Aim of the exercise: Find every line in the material below with the string "missing" and state how many there are, with no other text.

Entries provided:

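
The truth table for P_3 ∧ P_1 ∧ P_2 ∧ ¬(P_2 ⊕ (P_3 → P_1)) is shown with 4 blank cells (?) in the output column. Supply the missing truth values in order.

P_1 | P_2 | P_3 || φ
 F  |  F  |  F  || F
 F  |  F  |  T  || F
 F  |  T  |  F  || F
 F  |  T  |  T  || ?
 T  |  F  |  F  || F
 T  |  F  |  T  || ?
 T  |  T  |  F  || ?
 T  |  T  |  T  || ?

Row P_1=F, P_2=T, P_3=T: (P_1 ∧ P_2) = F, ¬(P_2 ⊕ (P_3 → P_1)) = F, so the formula = F.
Row P_1=T, P_2=F, P_3=T: (P_1 ∧ P_2) = F, ¬(P_2 ⊕ (P_3 → P_1)) = F, so the formula = F.
Row P_1=T, P_2=T, P_3=F: (P_1 ∧ P_2) = T, ¬(P_2 ⊕ (P_3 → P_1)) = T, so the formula = F.
Row P_1=T, P_2=T, P_3=T: (P_1 ∧ P_2) = T, ¬(P_2 ⊕ (P_3 → P_1)) = T, so the formula = T.

F, F, F, T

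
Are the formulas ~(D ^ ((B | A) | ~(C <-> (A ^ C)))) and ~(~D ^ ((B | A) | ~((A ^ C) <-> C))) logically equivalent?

  A   |   B   |   C   |   D   ||   φ   |   ψ  
False | False | False | False ||  True | False
False | False | False |  True || False |  True
False | False |  True | False ||  True | False
False | False |  True |  True || False |  True
False |  True | False | False || False |  True
False |  True | False |  True ||  True | False
False |  True |  True | False || False |  True
False |  True |  True |  True ||  True | False
 True | False | False | False || False |  True
 True | False | False |  True ||  True | False
 True | False |  True | False || False |  True
 True | False |  True |  True ||  True | False
 True |  True | False | False || False |  True
 True |  True | False |  True ||  True | False
 True |  True |  True | False || False |  True
 True |  True |  True |  True ||  True | False
The columns differ at A=False, B=False, C=False, D=False (φ=True, ψ=False), so they are not equivalent.

not equivalent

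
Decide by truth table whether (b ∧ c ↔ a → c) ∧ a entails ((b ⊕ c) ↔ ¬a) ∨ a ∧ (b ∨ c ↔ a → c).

a | b | c | φ | ψ
- | - | - | - | -
1 | 1 | 1 | 1 | 1
1 | 1 | 0 | 1 | 0
1 | 0 | 1 | 0 | 1
1 | 0 | 0 | 1 | 1
0 | 1 | 1 | 0 | 0
0 | 1 | 0 | 0 | 1
0 | 0 | 1 | 0 | 1
0 | 0 | 0 | 0 | 0
At a=1, b=1, c=0 we have φ true but ψ false, so φ does not entail ψ.

no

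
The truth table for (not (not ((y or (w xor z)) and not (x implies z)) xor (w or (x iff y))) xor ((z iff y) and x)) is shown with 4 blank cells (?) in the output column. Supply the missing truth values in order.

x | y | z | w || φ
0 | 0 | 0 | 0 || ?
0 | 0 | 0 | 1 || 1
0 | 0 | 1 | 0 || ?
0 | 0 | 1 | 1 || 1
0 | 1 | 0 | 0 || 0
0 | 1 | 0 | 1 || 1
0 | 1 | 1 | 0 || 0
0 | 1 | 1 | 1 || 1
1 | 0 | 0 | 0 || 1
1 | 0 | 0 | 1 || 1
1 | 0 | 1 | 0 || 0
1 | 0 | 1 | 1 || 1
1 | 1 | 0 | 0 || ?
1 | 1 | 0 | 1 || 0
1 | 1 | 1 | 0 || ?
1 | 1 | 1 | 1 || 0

Row x=0, y=0, z=0, w=0: not (not ((y or (w xor z)) and not (x implies z)) xor (w or (x iff y))) = 1, ((z iff y) and x) = 0, so the formula = 1.
Row x=0, y=0, z=1, w=0: not (not ((y or (w xor z)) and not (x implies z)) xor (w or (x iff y))) = 1, ((z iff y) and x) = 0, so the formula = 1.
Row x=1, y=1, z=0, w=0: not (not ((y or (w xor z)) and not (x implies z)) xor (w or (x iff y))) = 0, ((z iff y) and x) = 0, so the formula = 0.
Row x=1, y=1, z=1, w=0: not (not ((y or (w xor z)) and not (x implies z)) xor (w or (x iff y))) = 1, ((z iff y) and x) = 1, so the formula = 0.

1, 1, 0, 0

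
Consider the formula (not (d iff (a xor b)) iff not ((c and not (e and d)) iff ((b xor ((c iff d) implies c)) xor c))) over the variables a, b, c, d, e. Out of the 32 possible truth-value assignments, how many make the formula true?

16

a | b | c | d | e || φ
1 | 1 | 1 | 1 | 1 || 1
1 | 1 | 1 | 1 | 0 || 0
1 | 1 | 1 | 0 | 1 || 1
1 | 1 | 1 | 0 | 0 || 1
1 | 1 | 0 | 1 | 1 || 0
1 | 1 | 0 | 1 | 0 || 0
1 | 1 | 0 | 0 | 1 || 0
1 | 1 | 0 | 0 | 0 || 0
1 | 0 | 1 | 1 | 1 || 1
1 | 0 | 1 | 1 | 0 || 0
1 | 0 | 1 | 0 | 1 || 1
1 | 0 | 1 | 0 | 0 || 1
1 | 0 | 0 | 1 | 1 || 0
1 | 0 | 0 | 1 | 0 || 0
1 | 0 | 0 | 0 | 1 || 0
1 | 0 | 0 | 0 | 0 || 0
0 | 1 | 1 | 1 | 1 || 0
0 | 1 | 1 | 1 | 0 || 1
0 | 1 | 1 | 0 | 1 || 0
0 | 1 | 1 | 0 | 0 || 0
0 | 1 | 0 | 1 | 1 || 1
0 | 1 | 0 | 1 | 0 || 1
0 | 1 | 0 | 0 | 1 || 1
0 | 1 | 0 | 0 | 0 || 1
0 | 0 | 1 | 1 | 1 || 0
0 | 0 | 1 | 1 | 0 || 1
0 | 0 | 1 | 0 | 1 || 0
0 | 0 | 1 | 0 | 0 || 0
0 | 0 | 0 | 1 | 1 || 1
0 | 0 | 0 | 1 | 0 || 1
0 | 0 | 0 | 0 | 1 || 1
0 | 0 | 0 | 0 | 0 || 1
The formula is true on 16 of the 32 rows.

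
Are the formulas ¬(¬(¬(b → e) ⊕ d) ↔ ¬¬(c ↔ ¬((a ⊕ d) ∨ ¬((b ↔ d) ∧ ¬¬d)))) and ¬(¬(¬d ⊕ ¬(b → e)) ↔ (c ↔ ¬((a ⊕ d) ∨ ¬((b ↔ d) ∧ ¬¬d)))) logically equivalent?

not equivalent

a  b  c  d  e  |  φ  ψ
T  T  T  T  T  |  T  F
T  T  T  T  F  |  F  T
T  T  T  F  T  |  T  F
T  T  T  F  F  |  F  T
T  T  F  T  T  |  F  T
T  T  F  T  F  |  T  F
T  T  F  F  T  |  F  T
T  T  F  F  F  |  T  F
T  F  T  T  T  |  F  T
T  F  T  T  F  |  F  T
T  F  T  F  T  |  T  F
T  F  T  F  F  |  T  F
T  F  F  T  T  |  T  F
T  F  F  T  F  |  T  F
T  F  F  F  T  |  F  T
T  F  F  F  F  |  F  T
F  T  T  T  T  |  F  T
F  T  T  T  F  |  T  F
F  T  T  F  T  |  T  F
F  T  T  F  F  |  F  T
F  T  F  T  T  |  T  F
F  T  F  T  F  |  F  T
F  T  F  F  T  |  F  T
F  T  F  F  F  |  T  F
F  F  T  T  T  |  F  T
F  F  T  T  F  |  F  T
F  F  T  F  T  |  T  F
F  F  T  F  F  |  T  F
F  F  F  T  T  |  T  F
F  F  F  T  F  |  T  F
F  F  F  F  T  |  F  T
F  F  F  F  F  |  F  T
The columns differ at a=T, b=T, c=T, d=T, e=T (φ=T, ψ=F), so they are not equivalent.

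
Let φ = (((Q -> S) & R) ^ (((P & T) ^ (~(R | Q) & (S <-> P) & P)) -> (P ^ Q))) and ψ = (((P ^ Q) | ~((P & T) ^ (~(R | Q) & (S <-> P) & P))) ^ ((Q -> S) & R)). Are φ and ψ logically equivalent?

  P   |   Q   |   R   |   S   |   T   |   φ   |   ψ  
----- | ----- | ----- | ----- | ----- | ----- | -----
False | False | False | False | False |  True |  True
False | False | False | False |  True |  True |  True
False | False | False |  True | False |  True |  True
False | False | False |  True |  True |  True |  True
False | False |  True | False | False | False | False
False | False |  True | False |  True | False | False
False | False |  True |  True | False | False | False
False | False |  True |  True |  True | False | False
False |  True | False | False | False |  True |  True
False |  True | False | False |  True |  True |  True
False |  True | False |  True | False |  True |  True
False |  True | False |  True |  True |  True |  True
False |  True |  True | False | False |  True |  True
False |  True |  True | False |  True |  True |  True
False |  True |  True |  True | False | False | False
False |  True |  True |  True |  True | False | False
 True | False | False | False | False |  True |  True
 True | False | False | False |  True |  True |  True
 True | False | False |  True | False |  True |  True
 True | False | False |  True |  True |  True |  True
 True | False |  True | False | False | False | False
 True | False |  True | False |  True | False | False
 True | False |  True |  True | False | False | False
 True | False |  True |  True |  True | False | False
 True |  True | False | False | False |  True |  True
 True |  True | False | False |  True | False | False
 True |  True | False |  True | False |  True |  True
 True |  True | False |  True |  True | False | False
 True |  True |  True | False | False |  True |  True
 True |  True |  True | False |  True | False | False
 True |  True |  True |  True | False | False | False
 True |  True |  True |  True |  True |  True |  True
The columns for φ and ψ agree on every row, so they are logically equivalent.

equivalent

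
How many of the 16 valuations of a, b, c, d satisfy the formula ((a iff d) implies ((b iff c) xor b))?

12

  a   |   b   |   c   |   d   || (a iff d) | (b iff c) | ((b iff c) xor b) |   φ  
 True |  True |  True |  True ||    True   |    True   |       False       | False
 True |  True |  True | False ||   False   |    True   |       False       |  True
 True |  True | False |  True ||    True   |   False   |        True       |  True
 True |  True | False | False ||   False   |   False   |        True       |  True
 True | False |  True |  True ||    True   |   False   |       False       | False
 True | False |  True | False ||   False   |   False   |       False       |  True
 True | False | False |  True ||    True   |    True   |        True       |  True
 True | False | False | False ||   False   |    True   |        True       |  True
False |  True |  True |  True ||   False   |    True   |       False       |  True
False |  True |  True | False ||    True   |    True   |       False       | False
False |  True | False |  True ||   False   |   False   |        True       |  True
False |  True | False | False ||    True   |   False   |        True       |  True
False | False |  True |  True ||   False   |   False   |       False       |  True
False | False |  True | False ||    True   |   False   |       False       | False
False | False | False |  True ||   False   |    True   |        True       |  True
False | False | False | False ||    True   |    True   |        True       |  True
The formula is true on 12 of the 16 rows.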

Your response: 2